▶ [Records contained in a dataset]
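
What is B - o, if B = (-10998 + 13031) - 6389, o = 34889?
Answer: -39245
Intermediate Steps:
B = -4356 (B = 2033 - 6389 = -4356)
B - o = -4356 - 1*34889 = -4356 - 34889 = -39245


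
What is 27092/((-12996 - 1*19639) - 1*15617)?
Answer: -6773/12063 ≈ -0.56147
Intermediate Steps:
27092/((-12996 - 1*19639) - 1*15617) = 27092/((-12996 - 19639) - 15617) = 27092/(-32635 - 15617) = 27092/(-48252) = 27092*(-1/48252) = -6773/12063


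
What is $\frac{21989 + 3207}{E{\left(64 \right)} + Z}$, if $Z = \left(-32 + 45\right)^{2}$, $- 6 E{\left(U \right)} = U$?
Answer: $\frac{75588}{475} \approx 159.13$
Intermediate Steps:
$E{\left(U \right)} = - \frac{U}{6}$
$Z = 169$ ($Z = 13^{2} = 169$)
$\frac{21989 + 3207}{E{\left(64 \right)} + Z} = \frac{21989 + 3207}{\left(- \frac{1}{6}\right) 64 + 169} = \frac{25196}{- \frac{32}{3} + 169} = \frac{25196}{\frac{475}{3}} = 25196 \cdot \frac{3}{475} = \frac{75588}{475}$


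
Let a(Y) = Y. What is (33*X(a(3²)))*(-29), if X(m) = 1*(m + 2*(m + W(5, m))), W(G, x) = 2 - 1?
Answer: -27753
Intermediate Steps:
W(G, x) = 1
X(m) = 2 + 3*m (X(m) = 1*(m + 2*(m + 1)) = 1*(m + 2*(1 + m)) = 1*(m + (2 + 2*m)) = 1*(2 + 3*m) = 2 + 3*m)
(33*X(a(3²)))*(-29) = (33*(2 + 3*3²))*(-29) = (33*(2 + 3*9))*(-29) = (33*(2 + 27))*(-29) = (33*29)*(-29) = 957*(-29) = -27753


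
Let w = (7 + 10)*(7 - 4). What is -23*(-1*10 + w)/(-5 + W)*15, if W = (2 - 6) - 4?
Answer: 14145/13 ≈ 1088.1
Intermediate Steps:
W = -8 (W = -4 - 4 = -8)
w = 51 (w = 17*3 = 51)
-23*(-1*10 + w)/(-5 + W)*15 = -23*(-1*10 + 51)/(-5 - 8)*15 = -23*(-10 + 51)/(-13)*15 = -943*(-1)/13*15 = -23*(-41/13)*15 = (943/13)*15 = 14145/13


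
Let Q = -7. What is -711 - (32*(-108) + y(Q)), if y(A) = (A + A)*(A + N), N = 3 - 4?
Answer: 2633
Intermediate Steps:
N = -1
y(A) = 2*A*(-1 + A) (y(A) = (A + A)*(A - 1) = (2*A)*(-1 + A) = 2*A*(-1 + A))
-711 - (32*(-108) + y(Q)) = -711 - (32*(-108) + 2*(-7)*(-1 - 7)) = -711 - (-3456 + 2*(-7)*(-8)) = -711 - (-3456 + 112) = -711 - 1*(-3344) = -711 + 3344 = 2633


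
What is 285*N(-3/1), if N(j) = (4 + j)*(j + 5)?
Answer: 570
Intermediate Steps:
N(j) = (4 + j)*(5 + j)
285*N(-3/1) = 285*(20 + (-3/1)² + 9*(-3/1)) = 285*(20 + (-3*1)² + 9*(-3*1)) = 285*(20 + (-3)² + 9*(-3)) = 285*(20 + 9 - 27) = 285*2 = 570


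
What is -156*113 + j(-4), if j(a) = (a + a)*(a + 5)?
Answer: -17636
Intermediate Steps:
j(a) = 2*a*(5 + a) (j(a) = (2*a)*(5 + a) = 2*a*(5 + a))
-156*113 + j(-4) = -156*113 + 2*(-4)*(5 - 4) = -17628 + 2*(-4)*1 = -17628 - 8 = -17636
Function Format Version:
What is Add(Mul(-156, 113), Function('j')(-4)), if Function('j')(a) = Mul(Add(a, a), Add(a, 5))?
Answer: -17636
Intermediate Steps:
Function('j')(a) = Mul(2, a, Add(5, a)) (Function('j')(a) = Mul(Mul(2, a), Add(5, a)) = Mul(2, a, Add(5, a)))
Add(Mul(-156, 113), Function('j')(-4)) = Add(Mul(-156, 113), Mul(2, -4, Add(5, -4))) = Add(-17628, Mul(2, -4, 1)) = Add(-17628, -8) = -17636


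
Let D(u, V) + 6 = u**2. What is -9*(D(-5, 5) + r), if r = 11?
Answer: -270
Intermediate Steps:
D(u, V) = -6 + u**2
-9*(D(-5, 5) + r) = -9*((-6 + (-5)**2) + 11) = -9*((-6 + 25) + 11) = -9*(19 + 11) = -9*30 = -270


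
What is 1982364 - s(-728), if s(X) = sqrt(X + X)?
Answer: 1982364 - 4*I*sqrt(91) ≈ 1.9824e+6 - 38.158*I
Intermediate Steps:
s(X) = sqrt(2)*sqrt(X) (s(X) = sqrt(2*X) = sqrt(2)*sqrt(X))
1982364 - s(-728) = 1982364 - sqrt(2)*sqrt(-728) = 1982364 - sqrt(2)*2*I*sqrt(182) = 1982364 - 4*I*sqrt(91)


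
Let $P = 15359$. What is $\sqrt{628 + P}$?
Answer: $73 \sqrt{3} \approx 126.44$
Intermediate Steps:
$\sqrt{628 + P} = \sqrt{628 + 15359} = \sqrt{15987} = 73 \sqrt{3}$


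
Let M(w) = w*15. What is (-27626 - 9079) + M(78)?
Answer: -35535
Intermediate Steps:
M(w) = 15*w
(-27626 - 9079) + M(78) = (-27626 - 9079) + 15*78 = -36705 + 1170 = -35535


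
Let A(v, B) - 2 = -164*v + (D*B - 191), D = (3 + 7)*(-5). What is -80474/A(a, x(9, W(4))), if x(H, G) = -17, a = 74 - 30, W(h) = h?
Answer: 80474/6555 ≈ 12.277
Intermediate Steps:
D = -50 (D = 10*(-5) = -50)
a = 44
A(v, B) = -189 - 164*v - 50*B (A(v, B) = 2 + (-164*v + (-50*B - 191)) = 2 + (-164*v + (-191 - 50*B)) = 2 + (-191 - 164*v - 50*B) = -189 - 164*v - 50*B)
-80474/A(a, x(9, W(4))) = -80474/(-189 - 164*44 - 50*(-17)) = -80474/(-189 - 7216 + 850) = -80474/(-6555) = -80474*(-1/6555) = 80474/6555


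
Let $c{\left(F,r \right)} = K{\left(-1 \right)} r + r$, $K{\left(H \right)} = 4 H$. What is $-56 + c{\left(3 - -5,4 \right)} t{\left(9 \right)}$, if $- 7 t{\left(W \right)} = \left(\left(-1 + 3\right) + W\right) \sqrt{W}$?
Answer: $\frac{4}{7} \approx 0.57143$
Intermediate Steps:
$c{\left(F,r \right)} = - 3 r$ ($c{\left(F,r \right)} = 4 \left(-1\right) r + r = - 4 r + r = - 3 r$)
$t{\left(W \right)} = - \frac{\sqrt{W} \left(2 + W\right)}{7}$ ($t{\left(W \right)} = - \frac{\left(\left(-1 + 3\right) + W\right) \sqrt{W}}{7} = - \frac{\left(2 + W\right) \sqrt{W}}{7} = - \frac{\sqrt{W} \left(2 + W\right)}{7}$)
$-56 + c{\left(3 - -5,4 \right)} t{\left(9 \right)} = -56 + \left(-3\right) 4 \frac{\sqrt{9} \left(-2 - 9\right)}{7} = -56 - 12 \cdot \frac{1}{7} \cdot 3 \left(-2 - 9\right) = -56 - 12 \cdot \frac{1}{7} \cdot 3 \left(-11\right) = -56 - - \frac{396}{7} = -56 + \frac{396}{7} = \frac{4}{7}$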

▶ [Brief] Transcribe the entries exactly, and make each line match the original.

▶ [Task response]
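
What is B - o, if B = (-10998 + 13031) - 6389, o = 34889?
Answer: -39245
Intermediate Steps:
B = -4356 (B = 2033 - 6389 = -4356)
B - o = -4356 - 1*34889 = -4356 - 34889 = -39245


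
What is 27092/((-12996 - 1*19639) - 1*15617)?
Answer: -6773/12063 ≈ -0.56147
Intermediate Steps:
27092/((-12996 - 1*19639) - 1*15617) = 27092/((-12996 - 19639) - 15617) = 27092/(-32635 - 15617) = 27092/(-48252) = 27092*(-1/48252) = -6773/12063


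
What is $\frac{21989 + 3207}{E{\left(64 \right)} + Z}$, if $Z = \left(-32 + 45\right)^{2}$, $- 6 E{\left(U \right)} = U$?
Answer: $\frac{75588}{475} \approx 159.13$
Intermediate Steps:
$E{\left(U \right)} = - \frac{U}{6}$
$Z = 169$ ($Z = 13^{2} = 169$)
$\frac{21989 + 3207}{E{\left(64 \right)} + Z} = \frac{21989 + 3207}{\left(- \frac{1}{6}\right) 64 + 169} = \frac{25196}{- \frac{32}{3} + 169} = \frac{25196}{\frac{475}{3}} = 25196 \cdot \frac{3}{475} = \frac{75588}{475}$


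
Let a(Y) = Y. What is (33*X(a(3²)))*(-29), if X(m) = 1*(m + 2*(m + W(5, m))), W(G, x) = 2 - 1?
Answer: -27753
Intermediate Steps:
W(G, x) = 1
X(m) = 2 + 3*m (X(m) = 1*(m + 2*(m + 1)) = 1*(m + 2*(1 + m)) = 1*(m + (2 + 2*m)) = 1*(2 + 3*m) = 2 + 3*m)
(33*X(a(3²)))*(-29) = (33*(2 + 3*3²))*(-29) = (33*(2 + 3*9))*(-29) = (33*(2 + 27))*(-29) = (33*29)*(-29) = 957*(-29) = -27753


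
Let w = (7 + 10)*(7 - 4). What is -23*(-1*10 + w)/(-5 + W)*15, if W = (2 - 6) - 4?
Answer: 14145/13 ≈ 1088.1
Intermediate Steps:
W = -8 (W = -4 - 4 = -8)
w = 51 (w = 17*3 = 51)
-23*(-1*10 + w)/(-5 + W)*15 = -23*(-1*10 + 51)/(-5 - 8)*15 = -23*(-10 + 51)/(-13)*15 = -943*(-1)/13*15 = -23*(-41/13)*15 = (943/13)*15 = 14145/13


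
Let Q = -7. What is -711 - (32*(-108) + y(Q)), if y(A) = (A + A)*(A + N), N = 3 - 4?
Answer: 2633
Intermediate Steps:
N = -1
y(A) = 2*A*(-1 + A) (y(A) = (A + A)*(A - 1) = (2*A)*(-1 + A) = 2*A*(-1 + A))
-711 - (32*(-108) + y(Q)) = -711 - (32*(-108) + 2*(-7)*(-1 - 7)) = -711 - (-3456 + 2*(-7)*(-8)) = -711 - (-3456 + 112) = -711 - 1*(-3344) = -711 + 3344 = 2633


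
What is 285*N(-3/1), if N(j) = (4 + j)*(j + 5)?
Answer: 570
Intermediate Steps:
N(j) = (4 + j)*(5 + j)
285*N(-3/1) = 285*(20 + (-3/1)² + 9*(-3/1)) = 285*(20 + (-3*1)² + 9*(-3*1)) = 285*(20 + (-3)² + 9*(-3)) = 285*(20 + 9 - 27) = 285*2 = 570


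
What is -156*113 + j(-4), if j(a) = (a + a)*(a + 5)?
Answer: -17636
Intermediate Steps:
j(a) = 2*a*(5 + a) (j(a) = (2*a)*(5 + a) = 2*a*(5 + a))
-156*113 + j(-4) = -156*113 + 2*(-4)*(5 - 4) = -17628 + 2*(-4)*1 = -17628 - 8 = -17636
Function Format Version:
What is Add(Mul(-156, 113), Function('j')(-4)), if Function('j')(a) = Mul(Add(a, a), Add(a, 5))?
Answer: -17636
Intermediate Steps:
Function('j')(a) = Mul(2, a, Add(5, a)) (Function('j')(a) = Mul(Mul(2, a), Add(5, a)) = Mul(2, a, Add(5, a)))
Add(Mul(-156, 113), Function('j')(-4)) = Add(Mul(-156, 113), Mul(2, -4, Add(5, -4))) = Add(-17628, Mul(2, -4, 1)) = Add(-17628, -8) = -17636


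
Let D(u, V) + 6 = u**2. What is -9*(D(-5, 5) + r), if r = 11?
Answer: -270
Intermediate Steps:
D(u, V) = -6 + u**2
-9*(D(-5, 5) + r) = -9*((-6 + (-5)**2) + 11) = -9*((-6 + 25) + 11) = -9*(19 + 11) = -9*30 = -270


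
What is 1982364 - s(-728), if s(X) = sqrt(X + X)?
Answer: 1982364 - 4*I*sqrt(91) ≈ 1.9824e+6 - 38.158*I
Intermediate Steps:
s(X) = sqrt(2)*sqrt(X) (s(X) = sqrt(2*X) = sqrt(2)*sqrt(X))
1982364 - s(-728) = 1982364 - sqrt(2)*sqrt(-728) = 1982364 - sqrt(2)*2*I*sqrt(182) = 1982364 - 4*I*sqrt(91)


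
Let $P = 15359$. What is $\sqrt{628 + P}$?
Answer: $73 \sqrt{3} \approx 126.44$
Intermediate Steps:
$\sqrt{628 + P} = \sqrt{628 + 15359} = \sqrt{15987} = 73 \sqrt{3}$


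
Let M(w) = w*15. What is (-27626 - 9079) + M(78)?
Answer: -35535
Intermediate Steps:
M(w) = 15*w
(-27626 - 9079) + M(78) = (-27626 - 9079) + 15*78 = -36705 + 1170 = -35535


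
Let A(v, B) - 2 = -164*v + (D*B - 191), D = (3 + 7)*(-5). What is -80474/A(a, x(9, W(4))), if x(H, G) = -17, a = 74 - 30, W(h) = h?
Answer: 80474/6555 ≈ 12.277
Intermediate Steps:
D = -50 (D = 10*(-5) = -50)
a = 44
A(v, B) = -189 - 164*v - 50*B (A(v, B) = 2 + (-164*v + (-50*B - 191)) = 2 + (-164*v + (-191 - 50*B)) = 2 + (-191 - 164*v - 50*B) = -189 - 164*v - 50*B)
-80474/A(a, x(9, W(4))) = -80474/(-189 - 164*44 - 50*(-17)) = -80474/(-189 - 7216 + 850) = -80474/(-6555) = -80474*(-1/6555) = 80474/6555


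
Let $c{\left(F,r \right)} = K{\left(-1 \right)} r + r$, $K{\left(H \right)} = 4 H$. What is $-56 + c{\left(3 - -5,4 \right)} t{\left(9 \right)}$, if $- 7 t{\left(W \right)} = \left(\left(-1 + 3\right) + W\right) \sqrt{W}$?
Answer: $\frac{4}{7} \approx 0.57143$
Intermediate Steps:
$c{\left(F,r \right)} = - 3 r$ ($c{\left(F,r \right)} = 4 \left(-1\right) r + r = - 4 r + r = - 3 r$)
$t{\left(W \right)} = - \frac{\sqrt{W} \left(2 + W\right)}{7}$ ($t{\left(W \right)} = - \frac{\left(\left(-1 + 3\right) + W\right) \sqrt{W}}{7} = - \frac{\left(2 + W\right) \sqrt{W}}{7} = - \frac{\sqrt{W} \left(2 + W\right)}{7}$)
$-56 + c{\left(3 - -5,4 \right)} t{\left(9 \right)} = -56 + \left(-3\right) 4 \frac{\sqrt{9} \left(-2 - 9\right)}{7} = -56 - 12 \cdot \frac{1}{7} \cdot 3 \left(-2 - 9\right) = -56 - 12 \cdot \frac{1}{7} \cdot 3 \left(-11\right) = -56 - - \frac{396}{7} = -56 + \frac{396}{7} = \frac{4}{7}$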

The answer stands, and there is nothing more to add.